▶ **Exercise goal**:
The records below must be copied in full, exactly as they read.
━━━━━ Data provided ━━━━━
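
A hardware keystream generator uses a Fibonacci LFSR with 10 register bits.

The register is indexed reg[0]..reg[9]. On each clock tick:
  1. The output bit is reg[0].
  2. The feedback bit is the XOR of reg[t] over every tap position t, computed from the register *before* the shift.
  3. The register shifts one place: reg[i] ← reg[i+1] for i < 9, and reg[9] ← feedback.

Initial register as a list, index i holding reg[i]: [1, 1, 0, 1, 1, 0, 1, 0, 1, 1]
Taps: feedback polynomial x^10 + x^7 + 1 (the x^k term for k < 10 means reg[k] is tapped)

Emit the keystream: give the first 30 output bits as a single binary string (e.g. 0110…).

110110101110101111000010101001

step | reg (before) | out | fb
   0 | 1101101011 | 1 | 1
   1 | 1011010111 | 1 | 0
   2 | 0110101110 | 0 | 1
   3 | 1101011101 | 1 | 0
   4 | 1010111010 | 1 | 1
   5 | 0101110101 | 0 | 1
   6 | 1011101011 | 1 | 1
   7 | 0111010111 | 0 | 1
   8 | 1110101111 | 1 | 0
   9 | 1101011110 | 1 | 0
  10 | 1010111100 | 1 | 0
  11 | 0101111000 | 0 | 0
  12 | 1011110000 | 1 | 1
  13 | 0111100001 | 0 | 0
  14 | 1111000010 | 1 | 1
  15 | 1110000101 | 1 | 0
  16 | 1100001010 | 1 | 1
  17 | 1000010101 | 1 | 0
  18 | 0000101010 | 0 | 0
  19 | 0001010100 | 0 | 1
  20 | 0010101001 | 0 | 0
  21 | 0101010010 | 0 | 0
  22 | 1010100100 | 1 | 0
  23 | 0101001000 | 0 | 0
  24 | 1010010000 | 1 | 1
  25 | 0100100001 | 0 | 0
  26 | 1001000010 | 1 | 1
  27 | 0010000101 | 0 | 1
  28 | 0100001011 | 0 | 0
  29 | 1000010110 | 1 | 0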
━━━━━
▶ **Answer**:
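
A hardware keystream generator uses a Fibonacci LFSR with 10 register bits.

The register is indexed reg[0]..reg[9]. On each clock tick:
  1. The output bit is reg[0].
  2. The feedback bit is the XOR of reg[t] over every tap position t, computed from the register *before* the shift.
  3. The register shifts one place: reg[i] ← reg[i+1] for i < 9, and reg[9] ← feedback.

Initial register as a list, index i holding reg[i]: [1, 1, 0, 1, 1, 0, 1, 0, 1, 1]
Taps: feedback polynomial x^10 + x^7 + 1 (the x^k term for k < 10 means reg[k] is tapped)

Emit the keystream: give the first 30 output bits as a single binary string (e.g. 0110…).

110110101110101111000010101001

step | reg (before) | out | fb
   0 | 1101101011 | 1 | 1
   1 | 1011010111 | 1 | 0
   2 | 0110101110 | 0 | 1
   3 | 1101011101 | 1 | 0
   4 | 1010111010 | 1 | 1
   5 | 0101110101 | 0 | 1
   6 | 1011101011 | 1 | 1
   7 | 0111010111 | 0 | 1
   8 | 1110101111 | 1 | 0
   9 | 1101011110 | 1 | 0
  10 | 1010111100 | 1 | 0
  11 | 0101111000 | 0 | 0
  12 | 1011110000 | 1 | 1
  13 | 0111100001 | 0 | 0
  14 | 1111000010 | 1 | 1
  15 | 1110000101 | 1 | 0
  16 | 1100001010 | 1 | 1
  17 | 1000010101 | 1 | 0
  18 | 0000101010 | 0 | 0
  19 | 0001010100 | 0 | 1
  20 | 0010101001 | 0 | 0
  21 | 0101010010 | 0 | 0
  22 | 1010100100 | 1 | 0
  23 | 0101001000 | 0 | 0
  24 | 1010010000 | 1 | 1
  25 | 0100100001 | 0 | 0
  26 | 1001000010 | 1 | 1
  27 | 0010000101 | 0 | 1
  28 | 0100001011 | 0 | 0
  29 | 1000010110 | 1 | 0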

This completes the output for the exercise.